• [AIM OF THE TASK]: Retype the data exactly, leaving nothing out.

▬▬▬

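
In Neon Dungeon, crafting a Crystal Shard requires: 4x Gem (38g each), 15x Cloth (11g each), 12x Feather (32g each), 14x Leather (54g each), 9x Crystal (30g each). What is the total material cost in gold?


Cost breakdown:
  Gem: 4 * 38 = 152
  Cloth: 15 * 11 = 165
  Feather: 12 * 32 = 384
  Leather: 14 * 54 = 756
  Crystal: 9 * 30 = 270
Total = 152 + 165 + 384 + 756 + 270 = 1727

1727 gold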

▬▬▬

• [WRITTEN RESPONSE]:
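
In Neon Dungeon, crafting a Crystal Shard requires: 4x Gem (38g each), 15x Cloth (11g each), 12x Feather (32g each), 14x Leather (54g each), 9x Crystal (30g each). What is the total material cost in gold?


Cost breakdown:
  Gem: 4 * 38 = 152
  Cloth: 15 * 11 = 165
  Feather: 12 * 32 = 384
  Leather: 14 * 54 = 756
  Crystal: 9 * 30 = 270
Total = 152 + 165 + 384 + 756 + 270 = 1727

1727 gold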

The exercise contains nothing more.